- _Exercise directions_
Your reply should contain every record, restated word for word.

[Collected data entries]
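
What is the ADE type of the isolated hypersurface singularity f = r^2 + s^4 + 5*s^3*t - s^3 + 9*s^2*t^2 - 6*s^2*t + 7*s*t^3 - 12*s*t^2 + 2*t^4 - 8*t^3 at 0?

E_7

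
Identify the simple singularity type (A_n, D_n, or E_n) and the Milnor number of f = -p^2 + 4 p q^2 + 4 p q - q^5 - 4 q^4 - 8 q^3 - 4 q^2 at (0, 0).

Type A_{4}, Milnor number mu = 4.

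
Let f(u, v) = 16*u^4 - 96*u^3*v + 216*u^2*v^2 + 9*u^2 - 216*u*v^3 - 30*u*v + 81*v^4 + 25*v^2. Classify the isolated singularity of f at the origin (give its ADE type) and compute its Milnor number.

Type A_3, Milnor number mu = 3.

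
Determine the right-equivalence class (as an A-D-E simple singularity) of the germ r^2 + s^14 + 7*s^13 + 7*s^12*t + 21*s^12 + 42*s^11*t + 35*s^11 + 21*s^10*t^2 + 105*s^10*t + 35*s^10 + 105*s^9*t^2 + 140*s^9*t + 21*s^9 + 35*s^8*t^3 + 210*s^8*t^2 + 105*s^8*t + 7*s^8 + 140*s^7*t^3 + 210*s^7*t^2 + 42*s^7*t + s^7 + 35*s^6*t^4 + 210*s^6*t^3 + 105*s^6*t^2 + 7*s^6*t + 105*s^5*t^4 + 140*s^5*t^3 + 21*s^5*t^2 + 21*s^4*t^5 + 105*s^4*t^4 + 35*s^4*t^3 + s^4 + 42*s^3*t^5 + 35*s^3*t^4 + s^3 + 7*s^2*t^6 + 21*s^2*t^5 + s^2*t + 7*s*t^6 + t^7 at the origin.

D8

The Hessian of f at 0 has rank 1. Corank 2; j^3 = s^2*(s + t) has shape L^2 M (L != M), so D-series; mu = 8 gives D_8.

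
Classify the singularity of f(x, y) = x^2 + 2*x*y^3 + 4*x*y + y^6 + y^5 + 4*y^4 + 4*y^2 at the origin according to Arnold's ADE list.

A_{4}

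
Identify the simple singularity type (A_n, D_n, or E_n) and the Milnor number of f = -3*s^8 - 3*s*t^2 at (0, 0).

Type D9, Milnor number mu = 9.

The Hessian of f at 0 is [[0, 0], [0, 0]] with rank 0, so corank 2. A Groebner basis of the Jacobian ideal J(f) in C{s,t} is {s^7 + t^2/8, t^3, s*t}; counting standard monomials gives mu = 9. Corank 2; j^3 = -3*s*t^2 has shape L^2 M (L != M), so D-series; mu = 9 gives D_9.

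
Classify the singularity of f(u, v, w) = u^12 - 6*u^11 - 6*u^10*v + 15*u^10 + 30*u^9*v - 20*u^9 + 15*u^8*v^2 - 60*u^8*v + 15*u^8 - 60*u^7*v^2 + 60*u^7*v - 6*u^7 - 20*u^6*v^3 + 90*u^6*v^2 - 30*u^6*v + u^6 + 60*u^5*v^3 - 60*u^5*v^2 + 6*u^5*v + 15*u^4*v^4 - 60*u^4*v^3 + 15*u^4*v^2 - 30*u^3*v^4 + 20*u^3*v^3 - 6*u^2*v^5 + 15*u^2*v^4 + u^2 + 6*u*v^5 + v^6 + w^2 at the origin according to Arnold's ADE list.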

- _Answer to this problem_
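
What is the ADE type of the isolated hypersurface singularity f = r^2 + s^4 + 5*s^3*t - s^3 + 9*s^2*t^2 - 6*s^2*t + 7*s*t^3 - 12*s*t^2 + 2*t^4 - 8*t^3 at 0?

E_7

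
Identify the simple singularity type (A_n, D_n, or E_n) and the Milnor number of f = -p^2 + 4 p q^2 + 4 p q - q^5 - 4 q^4 - 8 q^3 - 4 q^2 at (0, 0).

Type A_{4}, Milnor number mu = 4.

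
Let f(u, v) = 16*u^4 - 96*u^3*v + 216*u^2*v^2 + 9*u^2 - 216*u*v^3 - 30*u*v + 81*v^4 + 25*v^2. Classify the isolated singularity of f at the origin (give its ADE type) and compute its Milnor number.

Type A_3, Milnor number mu = 3.

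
Determine the right-equivalence class (as an A-D-E simple singularity) of the germ r^2 + s^14 + 7*s^13 + 7*s^12*t + 21*s^12 + 42*s^11*t + 35*s^11 + 21*s^10*t^2 + 105*s^10*t + 35*s^10 + 105*s^9*t^2 + 140*s^9*t + 21*s^9 + 35*s^8*t^3 + 210*s^8*t^2 + 105*s^8*t + 7*s^8 + 140*s^7*t^3 + 210*s^7*t^2 + 42*s^7*t + s^7 + 35*s^6*t^4 + 210*s^6*t^3 + 105*s^6*t^2 + 7*s^6*t + 105*s^5*t^4 + 140*s^5*t^3 + 21*s^5*t^2 + 21*s^4*t^5 + 105*s^4*t^4 + 35*s^4*t^3 + s^4 + 42*s^3*t^5 + 35*s^3*t^4 + s^3 + 7*s^2*t^6 + 21*s^2*t^5 + s^2*t + 7*s*t^6 + t^7 at the origin.

D8

The Hessian of f at 0 has rank 1. Corank 2; j^3 = s^2*(s + t) has shape L^2 M (L != M), so D-series; mu = 8 gives D_8.

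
Classify the singularity of f(x, y) = x^2 + 2*x*y^3 + 4*x*y + y^6 + y^5 + 4*y^4 + 4*y^2 at the origin according to Arnold's ADE list.

A_{4}

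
Identify the simple singularity type (A_n, D_n, or E_n) and the Milnor number of f = -3*s^8 - 3*s*t^2 at (0, 0).

Type D9, Milnor number mu = 9.

The Hessian of f at 0 is [[0, 0], [0, 0]] with rank 0, so corank 2. A Groebner basis of the Jacobian ideal J(f) in C{s,t} is {s^7 + t^2/8, t^3, s*t}; counting standard monomials gives mu = 9. Corank 2; j^3 = -3*s*t^2 has shape L^2 M (L != M), so D-series; mu = 9 gives D_9.

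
Classify the singularity of f(u, v, w) = u^12 - 6*u^11 - 6*u^10*v + 15*u^10 + 30*u^9*v - 20*u^9 + 15*u^8*v^2 - 60*u^8*v + 15*u^8 - 60*u^7*v^2 + 60*u^7*v - 6*u^7 - 20*u^6*v^3 + 90*u^6*v^2 - 30*u^6*v + u^6 + 60*u^5*v^3 - 60*u^5*v^2 + 6*u^5*v + 15*u^4*v^4 - 60*u^4*v^3 + 15*u^4*v^2 - 30*u^3*v^4 + 20*u^3*v^3 - 6*u^2*v^5 + 15*u^2*v^4 + u^2 + 6*u*v^5 + v^6 + w^2 at the origin according to Arnold's ADE list.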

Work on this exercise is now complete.